• **WHAT THIS TASK INVOLVES**
The answer must match the material word for word, with every line included.
*****
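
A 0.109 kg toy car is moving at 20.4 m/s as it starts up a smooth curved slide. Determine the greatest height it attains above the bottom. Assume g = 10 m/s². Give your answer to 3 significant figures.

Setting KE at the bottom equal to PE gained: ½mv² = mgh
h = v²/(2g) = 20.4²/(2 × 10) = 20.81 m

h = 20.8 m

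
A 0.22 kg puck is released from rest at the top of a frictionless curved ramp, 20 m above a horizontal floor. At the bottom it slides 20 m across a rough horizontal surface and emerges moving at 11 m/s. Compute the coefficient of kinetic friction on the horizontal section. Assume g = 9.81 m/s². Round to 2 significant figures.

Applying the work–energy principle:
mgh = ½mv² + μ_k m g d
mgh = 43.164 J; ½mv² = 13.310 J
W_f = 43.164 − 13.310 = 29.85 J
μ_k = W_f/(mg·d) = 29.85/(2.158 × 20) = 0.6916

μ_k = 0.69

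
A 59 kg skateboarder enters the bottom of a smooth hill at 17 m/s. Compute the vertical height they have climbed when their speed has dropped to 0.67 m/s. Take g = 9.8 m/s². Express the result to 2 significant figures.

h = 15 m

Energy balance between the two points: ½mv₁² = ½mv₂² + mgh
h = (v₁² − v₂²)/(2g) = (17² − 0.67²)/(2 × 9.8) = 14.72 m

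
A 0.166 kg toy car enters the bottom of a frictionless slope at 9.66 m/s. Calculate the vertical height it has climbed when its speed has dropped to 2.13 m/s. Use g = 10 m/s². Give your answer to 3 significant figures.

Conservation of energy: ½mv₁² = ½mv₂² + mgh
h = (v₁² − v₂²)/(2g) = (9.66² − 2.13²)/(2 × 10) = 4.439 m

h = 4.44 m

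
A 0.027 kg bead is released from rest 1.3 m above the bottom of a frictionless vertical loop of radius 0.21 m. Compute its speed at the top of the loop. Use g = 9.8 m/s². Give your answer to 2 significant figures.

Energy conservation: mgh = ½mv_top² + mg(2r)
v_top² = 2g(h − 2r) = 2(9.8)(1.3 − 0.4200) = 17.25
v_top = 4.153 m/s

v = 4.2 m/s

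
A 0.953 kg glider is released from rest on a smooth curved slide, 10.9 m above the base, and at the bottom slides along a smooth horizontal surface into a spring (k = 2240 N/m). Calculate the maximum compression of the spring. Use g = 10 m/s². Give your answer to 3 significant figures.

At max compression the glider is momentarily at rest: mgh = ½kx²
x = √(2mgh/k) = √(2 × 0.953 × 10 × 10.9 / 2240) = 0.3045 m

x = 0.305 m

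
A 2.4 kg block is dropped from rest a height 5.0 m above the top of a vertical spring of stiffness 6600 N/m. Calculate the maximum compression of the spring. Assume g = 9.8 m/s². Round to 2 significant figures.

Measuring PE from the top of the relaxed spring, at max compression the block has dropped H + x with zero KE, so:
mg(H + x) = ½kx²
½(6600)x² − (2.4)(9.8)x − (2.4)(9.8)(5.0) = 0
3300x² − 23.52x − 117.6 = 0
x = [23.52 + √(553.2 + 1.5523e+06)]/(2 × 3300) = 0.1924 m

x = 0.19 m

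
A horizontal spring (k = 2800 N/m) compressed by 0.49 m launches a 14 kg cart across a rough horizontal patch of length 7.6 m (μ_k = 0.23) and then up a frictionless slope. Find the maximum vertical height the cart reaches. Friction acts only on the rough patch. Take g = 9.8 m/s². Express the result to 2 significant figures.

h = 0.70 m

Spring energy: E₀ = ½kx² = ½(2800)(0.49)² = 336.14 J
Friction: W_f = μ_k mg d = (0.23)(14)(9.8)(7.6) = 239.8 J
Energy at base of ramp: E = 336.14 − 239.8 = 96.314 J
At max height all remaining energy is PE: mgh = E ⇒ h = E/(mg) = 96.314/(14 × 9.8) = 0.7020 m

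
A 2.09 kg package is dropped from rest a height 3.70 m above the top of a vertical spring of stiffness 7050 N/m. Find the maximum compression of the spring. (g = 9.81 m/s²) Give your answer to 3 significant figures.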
*****
• **SOLVED EXERCISE**
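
A 0.109 kg toy car is moving at 20.4 m/s as it starts up a smooth curved slide. Determine the greatest height it attains above the bottom. Assume g = 10 m/s². Give your answer to 3 significant figures.

Setting KE at the bottom equal to PE gained: ½mv² = mgh
h = v²/(2g) = 20.4²/(2 × 10) = 20.81 m

h = 20.8 m

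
A 0.22 kg puck is released from rest at the top of a frictionless curved ramp, 20 m above a horizontal floor. At the bottom it slides 20 m across a rough horizontal surface and emerges moving at 11 m/s. Compute the coefficient of kinetic friction on the horizontal section. Assume g = 9.81 m/s². Round to 2 significant figures.

Applying the work–energy principle:
mgh = ½mv² + μ_k m g d
mgh = 43.164 J; ½mv² = 13.310 J
W_f = 43.164 − 13.310 = 29.85 J
μ_k = W_f/(mg·d) = 29.85/(2.158 × 20) = 0.6916

μ_k = 0.69

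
A 59 kg skateboarder enters the bottom of a smooth hill at 17 m/s. Compute the vertical height they have climbed when their speed has dropped to 0.67 m/s. Take g = 9.8 m/s². Express the result to 2 significant figures.

h = 15 m

Energy balance between the two points: ½mv₁² = ½mv₂² + mgh
h = (v₁² − v₂²)/(2g) = (17² − 0.67²)/(2 × 9.8) = 14.72 m

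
A 0.166 kg toy car enters the bottom of a frictionless slope at 9.66 m/s. Calculate the vertical height it has climbed when its speed has dropped to 2.13 m/s. Use g = 10 m/s². Give your answer to 3 significant figures.

Conservation of energy: ½mv₁² = ½mv₂² + mgh
h = (v₁² − v₂²)/(2g) = (9.66² − 2.13²)/(2 × 10) = 4.439 m

h = 4.44 m

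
A 0.027 kg bead is released from rest 1.3 m above the bottom of a frictionless vertical loop of radius 0.21 m. Compute its speed at the top of the loop. Use g = 9.8 m/s². Give your answer to 2 significant figures.

Energy conservation: mgh = ½mv_top² + mg(2r)
v_top² = 2g(h − 2r) = 2(9.8)(1.3 − 0.4200) = 17.25
v_top = 4.153 m/s

v = 4.2 m/s

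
A 0.953 kg glider is released from rest on a smooth curved slide, 10.9 m above the base, and at the bottom slides along a smooth horizontal surface into a spring (k = 2240 N/m). Calculate the maximum compression of the spring. Use g = 10 m/s². Give your answer to 3 significant figures.

At max compression the glider is momentarily at rest: mgh = ½kx²
x = √(2mgh/k) = √(2 × 0.953 × 10 × 10.9 / 2240) = 0.3045 m

x = 0.305 m

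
A 2.4 kg block is dropped from rest a height 5.0 m above the top of a vertical spring of stiffness 6600 N/m. Calculate the maximum compression of the spring. Assume g = 9.8 m/s². Round to 2 significant figures.

Measuring PE from the top of the relaxed spring, at max compression the block has dropped H + x with zero KE, so:
mg(H + x) = ½kx²
½(6600)x² − (2.4)(9.8)x − (2.4)(9.8)(5.0) = 0
3300x² − 23.52x − 117.6 = 0
x = [23.52 + √(553.2 + 1.5523e+06)]/(2 × 3300) = 0.1924 m

x = 0.19 m

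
A horizontal spring (k = 2800 N/m) compressed by 0.49 m launches a 14 kg cart across a rough horizontal patch of length 7.6 m (μ_k = 0.23) and then up a frictionless slope. Find the maximum vertical height the cart reaches. Friction acts only on the rough patch. Take g = 9.8 m/s². Express the result to 2 significant figures.

h = 0.70 m

Spring energy: E₀ = ½kx² = ½(2800)(0.49)² = 336.14 J
Friction: W_f = μ_k mg d = (0.23)(14)(9.8)(7.6) = 239.8 J
Energy at base of ramp: E = 336.14 − 239.8 = 96.314 J
At max height all remaining energy is PE: mgh = E ⇒ h = E/(mg) = 96.314/(14 × 9.8) = 0.7020 m

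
A 2.09 kg package is dropped from rest a height 3.70 m above the top of a vertical spring of stiffness 7050 N/m. Find the maximum compression of the spring. (g = 9.81 m/s²) Give your answer to 3 significant figures.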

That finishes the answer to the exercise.